BEGIN
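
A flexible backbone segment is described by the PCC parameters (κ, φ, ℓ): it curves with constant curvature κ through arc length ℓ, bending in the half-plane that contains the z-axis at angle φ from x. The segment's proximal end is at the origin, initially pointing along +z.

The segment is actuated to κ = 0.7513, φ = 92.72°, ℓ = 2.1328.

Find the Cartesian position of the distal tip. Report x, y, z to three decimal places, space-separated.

-0.065 1.372 1.330

θ = κ·ℓ = 0.7513 × 2.1328 = 1.60237 rad
ρ = (1 − cos θ)/κ = (1 − -0.03157)/0.7513 = 1.37305
z = sin θ / κ = 0.99950/0.7513 = 1.33036
x = ρ cos φ = 1.37305 × cos(92.72°) = -0.06516
y = ρ sin φ = 1.37305 × sin(92.72°) = 1.37150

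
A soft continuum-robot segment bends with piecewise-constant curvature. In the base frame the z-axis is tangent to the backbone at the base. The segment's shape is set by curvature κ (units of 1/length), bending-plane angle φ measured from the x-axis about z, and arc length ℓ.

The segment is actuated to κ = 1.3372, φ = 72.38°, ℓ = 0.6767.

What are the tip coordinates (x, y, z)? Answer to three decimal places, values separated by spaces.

θ = κ·ℓ = 1.3372 × 0.6767 = 0.90488 rad
ρ = (1 − cos θ)/κ = (1 − 0.61778)/1.3372 = 0.28584
z = sin θ / κ = 0.78635/1.3372 = 0.58806
x = ρ cos φ = 0.28584 × cos(72.38°) = 0.08652
y = ρ sin φ = 0.28584 × sin(72.38°) = 0.27243

0.087 0.272 0.588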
END
§ What is needed
Copy out the material above in full.

§ Reply
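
A flexible backbone segment is described by the PCC parameters (κ, φ, ℓ): it curves with constant curvature κ through arc length ℓ, bending in the half-plane that contains the z-axis at angle φ from x. The segment's proximal end is at the origin, initially pointing along +z.

The segment is actuated to κ = 0.7513, φ = 92.72°, ℓ = 2.1328.

Find the Cartesian position of the distal tip. Report x, y, z to three decimal places, space-separated.

-0.065 1.372 1.330

θ = κ·ℓ = 0.7513 × 2.1328 = 1.60237 rad
ρ = (1 − cos θ)/κ = (1 − -0.03157)/0.7513 = 1.37305
z = sin θ / κ = 0.99950/0.7513 = 1.33036
x = ρ cos φ = 1.37305 × cos(92.72°) = -0.06516
y = ρ sin φ = 1.37305 × sin(92.72°) = 1.37150

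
A soft continuum-robot segment bends with piecewise-constant curvature. In the base frame the z-axis is tangent to the backbone at the base. The segment's shape is set by curvature κ (units of 1/length), bending-plane angle φ measured from the x-axis about z, and arc length ℓ.

The segment is actuated to κ = 1.3372, φ = 72.38°, ℓ = 0.6767.

What are the tip coordinates (x, y, z)? Answer to three decimal places, values separated by spaces.

θ = κ·ℓ = 1.3372 × 0.6767 = 0.90488 rad
ρ = (1 − cos θ)/κ = (1 − 0.61778)/1.3372 = 0.28584
z = sin θ / κ = 0.78635/1.3372 = 0.58806
x = ρ cos φ = 0.28584 × cos(72.38°) = 0.08652
y = ρ sin φ = 0.28584 × sin(72.38°) = 0.27243

0.087 0.272 0.588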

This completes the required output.